■ **Your instructions**: Once the line with "Determine [bromate]." is found in the data, output it and each following line exactly, up to and including the line with "HCl + NaOH → NaCl + H2O", and nothing before or after.

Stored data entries
########################################

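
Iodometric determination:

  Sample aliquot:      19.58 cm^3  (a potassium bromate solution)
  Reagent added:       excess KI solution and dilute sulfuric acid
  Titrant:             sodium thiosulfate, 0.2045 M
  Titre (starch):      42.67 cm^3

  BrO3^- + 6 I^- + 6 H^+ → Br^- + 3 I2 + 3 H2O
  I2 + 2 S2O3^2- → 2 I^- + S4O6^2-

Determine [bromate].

n(S2O3^2-) = 0.04267 × 0.2045 = 8.726 × 10^-3 mol
n(I2) = n(S2O3^2-)/2 = 4.363 × 10^-3 mol
From the 1:3 ratio, n(BrO3^-) in the aliquot = 1/3 × 4.363 × 10^-3 = 1.454 × 10^-3 mol
[BrO3^-] = 1.454 × 10^-3 / 0.01958 = 0.07428 mol/L

0.07428 M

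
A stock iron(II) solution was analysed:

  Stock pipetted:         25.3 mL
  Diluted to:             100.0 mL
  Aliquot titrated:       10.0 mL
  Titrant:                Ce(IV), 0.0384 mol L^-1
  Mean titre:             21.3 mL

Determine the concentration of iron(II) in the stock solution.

Ce^4+ + Fe^2+ → Ce^3+ + Fe^3+
n(Ce4+) = 0.0213 × 0.0384 = 8.18 × 10^-4 mol
n(Fe2+) in the aliquot = 8.18 × 10^-4 mol (1:1 ratio)
[Fe2+]_dilute = 8.18 × 10^-4 / 0.0100 = 0.0818 mol/L
Dilution factor = 100.0 / 25.3 = 3.953
[Fe2+]_stock = 0.0818 × 3.953 = 0.323 mol/L

0.323 mol/L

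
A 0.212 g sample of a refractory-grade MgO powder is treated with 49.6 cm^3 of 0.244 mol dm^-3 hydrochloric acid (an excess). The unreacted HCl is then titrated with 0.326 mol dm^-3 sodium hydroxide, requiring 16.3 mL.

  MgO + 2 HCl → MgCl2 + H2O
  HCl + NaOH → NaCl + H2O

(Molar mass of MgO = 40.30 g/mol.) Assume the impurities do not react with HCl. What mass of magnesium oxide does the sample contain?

n(HCl) added = 0.0496 × 0.244 = 0.0121 mol
n(NaOH) used in back-titration = 0.0163 × 0.326 = 5.31 × 10^-3 mol
n(HCl) left over = 5.31 × 10^-3 mol (1:1 ratio)
n(HCl) consumed by analyte = 0.0121 − 5.31 × 10^-3 = 6.79 × 10^-3 mol
From the 1:2 ratio, n(MgO) = 1/2 × 6.79 × 10^-3 = 3.39 × 10^-3 mol
mass of MgO = 3.39 × 10^-3 × 40.30 = 0.137 g

0.137 g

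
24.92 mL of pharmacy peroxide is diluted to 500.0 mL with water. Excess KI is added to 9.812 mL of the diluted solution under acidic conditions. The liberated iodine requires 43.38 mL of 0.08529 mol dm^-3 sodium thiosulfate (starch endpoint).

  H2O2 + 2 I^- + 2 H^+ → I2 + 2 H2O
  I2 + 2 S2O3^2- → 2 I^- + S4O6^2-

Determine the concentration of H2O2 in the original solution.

n(S2O3^2-) = 0.04338 × 0.08529 = 3.700 × 10^-3 mol
n(I2) = n(S2O3^2-)/2 = 1.850 × 10^-3 mol
n(H2O2) in the aliquot = 1.850 × 10^-3 mol (1:1 ratio)
[H2O2]_dilute = 1.850 × 10^-3 / 0.009812 = 0.1885 mol/L
[H2O2]_original = 0.1885 × 500.0/24.92 = 3.783 mol/L

3.783 mol/L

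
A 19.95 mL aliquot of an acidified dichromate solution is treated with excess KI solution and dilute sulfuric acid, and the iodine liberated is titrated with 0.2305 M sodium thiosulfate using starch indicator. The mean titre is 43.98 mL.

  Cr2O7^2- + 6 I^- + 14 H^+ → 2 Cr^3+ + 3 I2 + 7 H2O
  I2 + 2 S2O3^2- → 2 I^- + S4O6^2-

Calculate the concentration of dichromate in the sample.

0.08469 M

n(S2O3^2-) = 0.04398 × 0.2305 = 0.01014 mol
n(I2) = n(S2O3^2-)/2 = 5.069 × 10^-3 mol
From the 1:3 ratio, n(Cr2O7^2-) in the aliquot = 1/3 × 5.069 × 10^-3 = 1.690 × 10^-3 mol
[Cr2O7^2-] = 1.690 × 10^-3 / 0.01995 = 0.08469 mol/L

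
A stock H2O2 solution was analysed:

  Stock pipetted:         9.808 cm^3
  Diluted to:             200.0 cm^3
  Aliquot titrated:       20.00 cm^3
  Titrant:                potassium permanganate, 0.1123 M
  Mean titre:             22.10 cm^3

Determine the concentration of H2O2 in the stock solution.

6.326 M

2 MnO4^- + 5 H2O2 + 6 H^+ → 2 Mn^2+ + 5 O2 + 8 H2O
n(KMnO4) = 0.02210 × 0.1123 = 2.482 × 10^-3 mol
From the 5:2 ratio, n(H2O2) in the aliquot = 5/2 × 2.482 × 10^-3 = 6.205 × 10^-3 mol
[H2O2]_dilute = 6.205 × 10^-3 / 0.02000 = 0.3102 mol/L
Dilution factor = 200.0 / 9.808 = 20.39
[H2O2]_stock = 0.3102 × 20.39 = 6.326 mol/L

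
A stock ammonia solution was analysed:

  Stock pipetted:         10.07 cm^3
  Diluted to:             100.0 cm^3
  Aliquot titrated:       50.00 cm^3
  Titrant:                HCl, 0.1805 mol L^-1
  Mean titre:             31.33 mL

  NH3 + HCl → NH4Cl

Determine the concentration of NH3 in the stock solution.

1.123 mol/L

n(HCl) = 0.03133 × 0.1805 = 5.655 × 10^-3 mol
n(NH3) in the aliquot = 5.655 × 10^-3 mol (1:1 ratio)
[NH3]_dilute = 5.655 × 10^-3 / 0.05000 = 0.1131 mol/L
Dilution factor = 100.0 / 10.07 = 9.930
[NH3]_stock = 0.1131 × 9.930 = 1.123 mol/L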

########################################

■ **Solution for this task**:
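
Determine [bromate].

n(S2O3^2-) = 0.04267 × 0.2045 = 8.726 × 10^-3 mol
n(I2) = n(S2O3^2-)/2 = 4.363 × 10^-3 mol
From the 1:3 ratio, n(BrO3^-) in the aliquot = 1/3 × 4.363 × 10^-3 = 1.454 × 10^-3 mol
[BrO3^-] = 1.454 × 10^-3 / 0.01958 = 0.07428 mol/L

0.07428 M

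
A stock iron(II) solution was analysed:

  Stock pipetted:         25.3 mL
  Diluted to:             100.0 mL
  Aliquot titrated:       10.0 mL
  Titrant:                Ce(IV), 0.0384 mol L^-1
  Mean titre:             21.3 mL

Determine the concentration of iron(II) in the stock solution.

Ce^4+ + Fe^2+ → Ce^3+ + Fe^3+
n(Ce4+) = 0.0213 × 0.0384 = 8.18 × 10^-4 mol
n(Fe2+) in the aliquot = 8.18 × 10^-4 mol (1:1 ratio)
[Fe2+]_dilute = 8.18 × 10^-4 / 0.0100 = 0.0818 mol/L
Dilution factor = 100.0 / 25.3 = 3.953
[Fe2+]_stock = 0.0818 × 3.953 = 0.323 mol/L

0.323 mol/L

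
A 0.212 g sample of a refractory-grade MgO powder is treated with 49.6 cm^3 of 0.244 mol dm^-3 hydrochloric acid (an excess). The unreacted HCl is then titrated with 0.326 mol dm^-3 sodium hydroxide, requiring 16.3 mL.

  MgO + 2 HCl → MgCl2 + H2O
  HCl + NaOH → NaCl + H2O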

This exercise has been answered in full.